#### DATA SHOWN

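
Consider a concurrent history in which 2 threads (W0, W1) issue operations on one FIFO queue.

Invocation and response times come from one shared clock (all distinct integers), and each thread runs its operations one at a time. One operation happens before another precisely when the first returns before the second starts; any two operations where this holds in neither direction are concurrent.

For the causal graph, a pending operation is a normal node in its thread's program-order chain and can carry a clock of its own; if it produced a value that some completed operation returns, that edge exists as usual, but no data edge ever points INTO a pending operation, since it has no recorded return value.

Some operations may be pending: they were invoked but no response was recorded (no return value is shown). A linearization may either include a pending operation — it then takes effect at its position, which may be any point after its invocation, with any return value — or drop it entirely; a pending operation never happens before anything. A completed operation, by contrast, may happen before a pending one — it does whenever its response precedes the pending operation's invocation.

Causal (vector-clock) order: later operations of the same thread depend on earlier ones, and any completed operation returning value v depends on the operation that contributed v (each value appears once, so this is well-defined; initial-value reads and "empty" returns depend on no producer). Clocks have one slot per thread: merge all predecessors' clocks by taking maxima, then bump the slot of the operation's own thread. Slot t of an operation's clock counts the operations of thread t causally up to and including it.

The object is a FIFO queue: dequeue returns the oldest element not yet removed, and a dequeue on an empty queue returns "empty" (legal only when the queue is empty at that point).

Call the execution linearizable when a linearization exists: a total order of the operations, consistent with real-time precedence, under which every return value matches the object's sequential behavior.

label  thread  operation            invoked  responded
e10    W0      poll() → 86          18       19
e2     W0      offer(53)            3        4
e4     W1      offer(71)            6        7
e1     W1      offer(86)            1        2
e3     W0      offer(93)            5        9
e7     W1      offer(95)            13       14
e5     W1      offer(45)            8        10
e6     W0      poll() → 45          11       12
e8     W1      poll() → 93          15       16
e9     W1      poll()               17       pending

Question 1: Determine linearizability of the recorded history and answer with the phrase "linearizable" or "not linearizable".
already the first 12 events (up to e6's response at time 12) admit no linearization; the first 11 still do
no legal order exists: 3 real-time-consistent candidates over 6 completed FIFO queue operations, all rejected
take e1, e2, e3, e4, e5, e6: step 6 already fails, because e6 poll() → 45 cannot occur there
take e1, e2, e4, e3, e5, e6: step 6 already fails, because e6 poll() → 45 cannot occur there

not linearizable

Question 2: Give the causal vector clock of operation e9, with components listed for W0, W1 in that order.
e1, invoked 1, has no incoming edges; only W1's bump applies → (0, 1)
e2, invoked 3, has no incoming edges; only W0's bump applies → (1, 0)
VC(e4, invoked at 6): max of VC(e1)=(0, 1), then +1 on thread W1 → (0, 2)
VC(e3, invoked at 5): max of VC(e2)=(1, 0), then +1 on thread W0 → (2, 0)
VC(e5, invoked at 8): max of VC(e4)=(0, 2), then +1 on thread W1 → (0, 3)
VC(e7, invoked at 13): max of VC(e5)=(0, 3), then +1 on thread W1 → (0, 4)
VC(e6, invoked at 11): max of VC(e3)=(2, 0), VC(e5)=(0, 3), then +1 on thread W0 → (3, 3)
VC(e8, invoked at 15): max of VC(e3)=(2, 0), VC(e7)=(0, 4), then +1 on thread W1 → (2, 5)
VC(e10, invoked at 18): max of VC(e1)=(0, 1), VC(e6)=(3, 3), then +1 on thread W0 → (4, 3)
VC(e9, invoked at 17): max of VC(e8)=(2, 5), then +1 on thread W1 → (2, 6)
target: VC(e9) = (2, 6)

(2, 6)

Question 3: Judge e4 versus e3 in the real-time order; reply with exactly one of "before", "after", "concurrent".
e4 spans [6,7], e3 spans [5,9]
the intervals overlap in both directions

concurrent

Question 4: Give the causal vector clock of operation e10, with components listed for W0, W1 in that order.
VC(e1, invoked at 1): no causal predecessors; +1 on W1 → (0, 1)
VC(e2, invoked at 3): no causal predecessors; +1 on W0 → (1, 0)
merge at e4 (invoked 6): VC(e1)=(0, 1), own-thread bump on W1 → (0, 2)
merge at e3 (invoked 5): VC(e2)=(1, 0), own-thread bump on W0 → (2, 0)
merge at e5 (invoked 8): VC(e4)=(0, 2), own-thread bump on W1 → (0, 3)
merge at e7 (invoked 13): VC(e5)=(0, 3), own-thread bump on W1 → (0, 4)
merge at e6 (invoked 11): VC(e3)=(2, 0), VC(e5)=(0, 3), own-thread bump on W0 → (3, 3)
merge at e8 (invoked 15): VC(e3)=(2, 0), VC(e7)=(0, 4), own-thread bump on W1 → (2, 5)
merge at e10 (invoked 18): VC(e1)=(0, 1), VC(e6)=(3, 3), own-thread bump on W0 → (4, 3)
merge at e9 (invoked 17): VC(e8)=(2, 5), own-thread bump on W1 → (2, 6)
target: VC(e10) = (4, 3)

(4, 3)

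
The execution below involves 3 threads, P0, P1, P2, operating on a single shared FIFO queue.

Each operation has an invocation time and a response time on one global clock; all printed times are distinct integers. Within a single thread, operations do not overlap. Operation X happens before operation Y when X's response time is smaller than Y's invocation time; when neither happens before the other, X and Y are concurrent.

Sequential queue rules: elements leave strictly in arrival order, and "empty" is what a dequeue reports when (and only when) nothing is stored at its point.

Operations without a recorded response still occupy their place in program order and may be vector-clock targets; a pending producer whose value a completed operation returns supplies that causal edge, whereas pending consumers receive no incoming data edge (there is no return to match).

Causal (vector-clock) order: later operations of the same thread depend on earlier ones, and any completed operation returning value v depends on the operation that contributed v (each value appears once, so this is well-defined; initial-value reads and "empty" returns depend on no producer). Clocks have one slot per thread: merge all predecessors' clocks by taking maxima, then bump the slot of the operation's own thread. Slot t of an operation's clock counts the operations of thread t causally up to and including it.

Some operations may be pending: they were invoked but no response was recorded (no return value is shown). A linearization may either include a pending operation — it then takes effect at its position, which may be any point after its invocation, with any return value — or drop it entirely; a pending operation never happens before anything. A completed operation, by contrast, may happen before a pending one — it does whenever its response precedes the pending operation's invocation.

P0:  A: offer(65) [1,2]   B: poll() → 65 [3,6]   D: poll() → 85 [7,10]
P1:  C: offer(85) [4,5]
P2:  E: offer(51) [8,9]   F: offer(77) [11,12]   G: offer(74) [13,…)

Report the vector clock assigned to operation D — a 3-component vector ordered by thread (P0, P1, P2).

E, invoked 8, has no incoming edges; only P2's bump applies → (0, 0, 1)
C, invoked 4, has no incoming edges; only P1's bump applies → (0, 1, 0)
A, invoked 1, has no incoming edges; only P0's bump applies → (1, 0, 0)
F (invocation 11): componentwise max over VC(E)=(0, 0, 1), +1 at P2, giving (0, 0, 2)
B (invocation 3): componentwise max over VC(A)=(1, 0, 0), +1 at P0, giving (2, 0, 0)
G (invocation 13): componentwise max over VC(F)=(0, 0, 2), +1 at P2, giving (0, 0, 3)
D (invocation 7): componentwise max over VC(B)=(2, 0, 0), VC(C)=(0, 1, 0), +1 at P0, giving (3, 1, 0)
target: VC(D) = (3, 1, 0)

(3, 1, 0)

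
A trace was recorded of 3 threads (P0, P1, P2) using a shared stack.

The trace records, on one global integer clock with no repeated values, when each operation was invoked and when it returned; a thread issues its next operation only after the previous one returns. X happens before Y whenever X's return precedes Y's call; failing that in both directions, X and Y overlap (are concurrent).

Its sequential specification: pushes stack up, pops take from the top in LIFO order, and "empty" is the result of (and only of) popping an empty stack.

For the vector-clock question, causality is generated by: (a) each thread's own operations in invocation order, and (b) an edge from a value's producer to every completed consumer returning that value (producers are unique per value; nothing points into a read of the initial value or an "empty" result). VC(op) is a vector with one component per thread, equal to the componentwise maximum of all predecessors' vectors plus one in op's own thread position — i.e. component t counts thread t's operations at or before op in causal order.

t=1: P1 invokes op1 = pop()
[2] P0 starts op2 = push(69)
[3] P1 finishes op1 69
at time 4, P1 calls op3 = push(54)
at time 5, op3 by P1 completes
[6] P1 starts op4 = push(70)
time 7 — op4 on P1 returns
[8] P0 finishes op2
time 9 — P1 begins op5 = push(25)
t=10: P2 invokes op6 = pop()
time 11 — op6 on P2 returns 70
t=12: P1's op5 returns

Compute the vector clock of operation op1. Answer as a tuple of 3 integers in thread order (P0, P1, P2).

VC(op2, invoked at 2): no causal predecessors; +1 on P0 → (1, 0, 0)
op1 (invocation 1): componentwise max over VC(op2)=(1, 0, 0), +1 at P1, giving (1, 1, 0)
op3 (invocation 4): componentwise max over VC(op1)=(1, 1, 0), +1 at P1, giving (1, 2, 0)
op4 (invocation 6): componentwise max over VC(op3)=(1, 2, 0), +1 at P1, giving (1, 3, 0)
op6 (invocation 10): componentwise max over VC(op4)=(1, 3, 0), +1 at P2, giving (1, 3, 1)
op5 (invocation 9): componentwise max over VC(op4)=(1, 3, 0), +1 at P1, giving (1, 4, 0)
target: VC(op1) = (1, 1, 0)

(1, 1, 0)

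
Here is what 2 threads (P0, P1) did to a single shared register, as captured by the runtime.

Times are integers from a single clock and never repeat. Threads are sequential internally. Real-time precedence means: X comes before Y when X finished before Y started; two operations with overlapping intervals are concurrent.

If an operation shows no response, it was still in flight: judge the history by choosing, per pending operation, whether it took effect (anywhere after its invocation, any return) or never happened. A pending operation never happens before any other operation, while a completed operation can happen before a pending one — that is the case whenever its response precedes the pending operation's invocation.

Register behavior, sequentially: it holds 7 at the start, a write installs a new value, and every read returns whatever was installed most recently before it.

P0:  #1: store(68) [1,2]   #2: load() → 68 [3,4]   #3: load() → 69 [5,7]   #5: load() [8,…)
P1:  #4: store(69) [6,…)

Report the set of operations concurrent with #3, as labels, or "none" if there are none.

#4

#3 spans [5,7]: anything still running between times 5 and 7 counts as concurrent
#1 [1,2]: before
#2 [3,4]: before
#4 [6,…): concurrent
#5 [8,…): after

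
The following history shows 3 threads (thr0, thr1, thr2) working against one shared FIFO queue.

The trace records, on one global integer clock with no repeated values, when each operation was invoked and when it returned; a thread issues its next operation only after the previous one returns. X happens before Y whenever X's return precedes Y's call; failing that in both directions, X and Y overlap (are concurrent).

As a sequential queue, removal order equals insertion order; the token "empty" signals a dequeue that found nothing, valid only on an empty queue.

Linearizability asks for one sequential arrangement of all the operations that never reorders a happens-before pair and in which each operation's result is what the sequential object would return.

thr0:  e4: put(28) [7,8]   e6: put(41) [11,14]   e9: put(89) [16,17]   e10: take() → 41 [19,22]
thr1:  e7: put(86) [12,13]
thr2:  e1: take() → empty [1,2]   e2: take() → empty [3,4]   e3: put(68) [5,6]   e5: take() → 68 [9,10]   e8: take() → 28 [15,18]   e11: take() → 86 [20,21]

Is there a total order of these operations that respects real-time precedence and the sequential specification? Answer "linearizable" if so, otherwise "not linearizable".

witness order: e1, e2, e3, e4, e5, e6, e7, e8, e9, e10, e11
after step 1 (e1 take() → empty): queue <>
after step 2 (e2 take() → empty): queue <>
after step 3 (e3 put(68)): queue <68>
after step 4 (e4 put(28)): queue <68,28>
after step 5 (e5 take() → 68): queue <28>
after step 6 (e6 put(41)): queue <28,41>
after step 7 (e7 put(86)): queue <28,41,86>
after step 8 (e8 take() → 28): queue <41,86>
after step 9 (e9 put(89)): queue <41,86,89>
after step 10 (e10 take() → 41): queue <86,89>
after step 11 (e11 take() → 86): queue <89>

linearizable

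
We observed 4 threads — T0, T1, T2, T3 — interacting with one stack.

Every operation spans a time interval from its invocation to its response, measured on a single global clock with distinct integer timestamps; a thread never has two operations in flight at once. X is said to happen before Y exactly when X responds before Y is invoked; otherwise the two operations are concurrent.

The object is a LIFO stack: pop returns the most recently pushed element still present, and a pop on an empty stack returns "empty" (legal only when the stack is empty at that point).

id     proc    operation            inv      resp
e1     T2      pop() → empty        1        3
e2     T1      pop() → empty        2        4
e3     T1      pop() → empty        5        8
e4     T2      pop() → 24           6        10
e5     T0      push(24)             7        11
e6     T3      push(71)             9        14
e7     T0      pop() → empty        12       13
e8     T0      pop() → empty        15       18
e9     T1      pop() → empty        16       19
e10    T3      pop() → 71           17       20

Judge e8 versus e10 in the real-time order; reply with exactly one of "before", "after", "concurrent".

concurrent

e8 spans [15,18], e10 spans [17,20]
the intervals overlap in both directions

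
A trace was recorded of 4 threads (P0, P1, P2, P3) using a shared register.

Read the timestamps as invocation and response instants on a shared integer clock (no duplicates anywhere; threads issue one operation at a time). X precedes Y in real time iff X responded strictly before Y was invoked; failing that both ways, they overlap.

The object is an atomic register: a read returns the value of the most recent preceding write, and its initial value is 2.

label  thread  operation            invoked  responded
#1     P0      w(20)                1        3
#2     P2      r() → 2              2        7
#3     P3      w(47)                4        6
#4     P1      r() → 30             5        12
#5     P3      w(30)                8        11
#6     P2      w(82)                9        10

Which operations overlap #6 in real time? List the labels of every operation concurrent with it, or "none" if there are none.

#4, #5

#6 spans [9,10]: anything still running between times 9 and 10 counts as concurrent
#1 [1,3]: before
#2 [2,7]: before
#3 [4,6]: before
#4 [5,12]: concurrent
#5 [8,11]: concurrent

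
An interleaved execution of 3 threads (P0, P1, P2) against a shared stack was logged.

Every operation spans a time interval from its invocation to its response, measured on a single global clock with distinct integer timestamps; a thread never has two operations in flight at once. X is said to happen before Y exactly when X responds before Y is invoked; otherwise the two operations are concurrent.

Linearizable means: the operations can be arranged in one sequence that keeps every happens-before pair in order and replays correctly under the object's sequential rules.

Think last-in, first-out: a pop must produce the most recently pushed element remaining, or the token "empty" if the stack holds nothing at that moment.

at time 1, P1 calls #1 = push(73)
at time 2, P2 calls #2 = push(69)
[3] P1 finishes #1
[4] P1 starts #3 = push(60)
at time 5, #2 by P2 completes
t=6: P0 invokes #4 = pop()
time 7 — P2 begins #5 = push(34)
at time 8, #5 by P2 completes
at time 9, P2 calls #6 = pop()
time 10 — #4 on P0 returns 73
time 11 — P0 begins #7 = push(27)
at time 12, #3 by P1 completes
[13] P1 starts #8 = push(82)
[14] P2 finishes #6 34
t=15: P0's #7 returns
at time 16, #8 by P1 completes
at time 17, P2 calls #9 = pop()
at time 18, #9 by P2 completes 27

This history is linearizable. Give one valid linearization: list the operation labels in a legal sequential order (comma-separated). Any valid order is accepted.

#2, #1, #4, #3, #5, #6, #8, #7, #9

after step 1 (#2 push(69)): stack <69>
after step 2 (#1 push(73)): stack <69,73>
after step 3 (#4 pop() → 73): stack <69>
after step 4 (#3 push(60)): stack <69,60>
after step 5 (#5 push(34)): stack <69,60,34>
after step 6 (#6 pop() → 34): stack <69,60>
after step 7 (#8 push(82)): stack <69,60,82>
after step 8 (#7 push(27)): stack <69,60,82,27>
after step 9 (#9 pop() → 27): stack <69,60,82>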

########

• YOUR ASSIGNMENT: What you give back should be exactly the lines of the data above from the line with "G: offer(74) [13,…)" through the line with "A trace was recorded of 3", both of those included, and nothing more.

• ANSWER BELOW:
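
P2:  E: offer(51) [8,9]   F: offer(77) [11,12]   G: offer(74) [13,…)

Report the vector clock assigned to operation D — a 3-component vector ordered by thread (P0, P1, P2).

E, invoked 8, has no incoming edges; only P2's bump applies → (0, 0, 1)
C, invoked 4, has no incoming edges; only P1's bump applies → (0, 1, 0)
A, invoked 1, has no incoming edges; only P0's bump applies → (1, 0, 0)
F (invocation 11): componentwise max over VC(E)=(0, 0, 1), +1 at P2, giving (0, 0, 2)
B (invocation 3): componentwise max over VC(A)=(1, 0, 0), +1 at P0, giving (2, 0, 0)
G (invocation 13): componentwise max over VC(F)=(0, 0, 2), +1 at P2, giving (0, 0, 3)
D (invocation 7): componentwise max over VC(B)=(2, 0, 0), VC(C)=(0, 1, 0), +1 at P0, giving (3, 1, 0)
target: VC(D) = (3, 1, 0)

(3, 1, 0)

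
A trace was recorded of 3 threads (P0, P1, P2) using a shared stack.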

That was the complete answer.